**Exercise description:** Return every line in the entries below where the word "What" shows up.

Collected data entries
=======

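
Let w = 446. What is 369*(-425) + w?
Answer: -156379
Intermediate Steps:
369*(-425) + w = 369*(-425) + 446 = -156825 + 446 = -156379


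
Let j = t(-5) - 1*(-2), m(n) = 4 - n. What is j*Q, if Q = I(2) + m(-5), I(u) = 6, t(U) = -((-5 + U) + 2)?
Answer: 150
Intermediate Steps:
t(U) = 3 - U (t(U) = -(-3 + U) = 3 - U)
Q = 15 (Q = 6 + (4 - 1*(-5)) = 6 + (4 + 5) = 6 + 9 = 15)
j = 10 (j = (3 - 1*(-5)) - 1*(-2) = (3 + 5) + 2 = 8 + 2 = 10)
j*Q = 10*15 = 150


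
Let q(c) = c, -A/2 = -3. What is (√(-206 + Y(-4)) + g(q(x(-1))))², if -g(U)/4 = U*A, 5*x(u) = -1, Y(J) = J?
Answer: -4674/25 + 48*I*√210/5 ≈ -186.96 + 139.12*I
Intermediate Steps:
A = 6 (A = -2*(-3) = 6)
x(u) = -⅕ (x(u) = (⅕)*(-1) = -⅕)
g(U) = -24*U (g(U) = -4*U*6 = -24*U)
(√(-206 + Y(-4)) + g(q(x(-1))))² = (√(-206 - 4) - 24*(-⅕))² = (√(-210) + 24/5)² = (I*√210 + 24/5)² = (24/5 + I*√210)²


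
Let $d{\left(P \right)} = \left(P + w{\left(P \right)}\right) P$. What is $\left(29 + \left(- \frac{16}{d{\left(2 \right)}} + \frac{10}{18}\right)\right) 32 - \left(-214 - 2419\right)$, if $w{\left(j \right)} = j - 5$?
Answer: $\frac{34513}{9} \approx 3834.8$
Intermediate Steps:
$w{\left(j \right)} = -5 + j$ ($w{\left(j \right)} = j - 5 = -5 + j$)
$d{\left(P \right)} = P \left(-5 + 2 P\right)$ ($d{\left(P \right)} = \left(P + \left(-5 + P\right)\right) P = \left(-5 + 2 P\right) P = P \left(-5 + 2 P\right)$)
$\left(29 + \left(- \frac{16}{d{\left(2 \right)}} + \frac{10}{18}\right)\right) 32 - \left(-214 - 2419\right) = \left(29 - \left(- \frac{5}{9} + 16 \frac{1}{2 \left(-5 + 2 \cdot 2\right)}\right)\right) 32 - \left(-214 - 2419\right) = \left(29 - \left(- \frac{5}{9} + \frac{16}{2 \left(-5 + 4\right)}\right)\right) 32 - \left(-214 - 2419\right) = \left(29 - \left(- \frac{5}{9} + \frac{16}{2 \left(-1\right)}\right)\right) 32 - -2633 = \left(29 - \left(- \frac{5}{9} + \frac{16}{-2}\right)\right) 32 + 2633 = \left(29 + \left(\left(-16\right) \left(- \frac{1}{2}\right) + \frac{5}{9}\right)\right) 32 + 2633 = \left(29 + \left(8 + \frac{5}{9}\right)\right) 32 + 2633 = \left(29 + \frac{77}{9}\right) 32 + 2633 = \frac{338}{9} \cdot 32 + 2633 = \frac{10816}{9} + 2633 = \frac{34513}{9}$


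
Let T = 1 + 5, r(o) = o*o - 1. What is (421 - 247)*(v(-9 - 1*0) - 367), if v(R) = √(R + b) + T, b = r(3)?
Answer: -62814 + 174*I ≈ -62814.0 + 174.0*I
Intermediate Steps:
r(o) = -1 + o² (r(o) = o² - 1 = -1 + o²)
b = 8 (b = -1 + 3² = -1 + 9 = 8)
T = 6
v(R) = 6 + √(8 + R) (v(R) = √(R + 8) + 6 = √(8 + R) + 6 = 6 + √(8 + R))
(421 - 247)*(v(-9 - 1*0) - 367) = (421 - 247)*((6 + √(8 + (-9 - 1*0))) - 367) = 174*((6 + √(8 + (-9 + 0))) - 367) = 174*((6 + √(8 - 9)) - 367) = 174*((6 + √(-1)) - 367) = 174*((6 + I) - 367) = 174*(-361 + I) = -62814 + 174*I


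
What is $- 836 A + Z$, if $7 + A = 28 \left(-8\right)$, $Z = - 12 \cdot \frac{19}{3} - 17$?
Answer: $193023$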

=======

**Solution for this task:**
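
Let w = 446. What is 369*(-425) + w?
Let j = t(-5) - 1*(-2), m(n) = 4 - n. What is j*Q, if Q = I(2) + m(-5), I(u) = 6, t(U) = -((-5 + U) + 2)?
Let q(c) = c, -A/2 = -3. What is (√(-206 + Y(-4)) + g(q(x(-1))))², if -g(U)/4 = U*A, 5*x(u) = -1, Y(J) = J?
Let $d{\left(P \right)} = \left(P + w{\left(P \right)}\right) P$. What is $\left(29 + \left(- \frac{16}{d{\left(2 \right)}} + \frac{10}{18}\right)\right) 32 - \left(-214 - 2419\right)$, if $w{\left(j \right)} = j - 5$?
Let T = 1 + 5, r(o) = o*o - 1. What is (421 - 247)*(v(-9 - 1*0) - 367), if v(R) = √(R + b) + T, b = r(3)?
What is $- 836 A + Z$, if $7 + A = 28 \left(-8\right)$, $Z = - 12 \cdot \frac{19}{3} - 17$?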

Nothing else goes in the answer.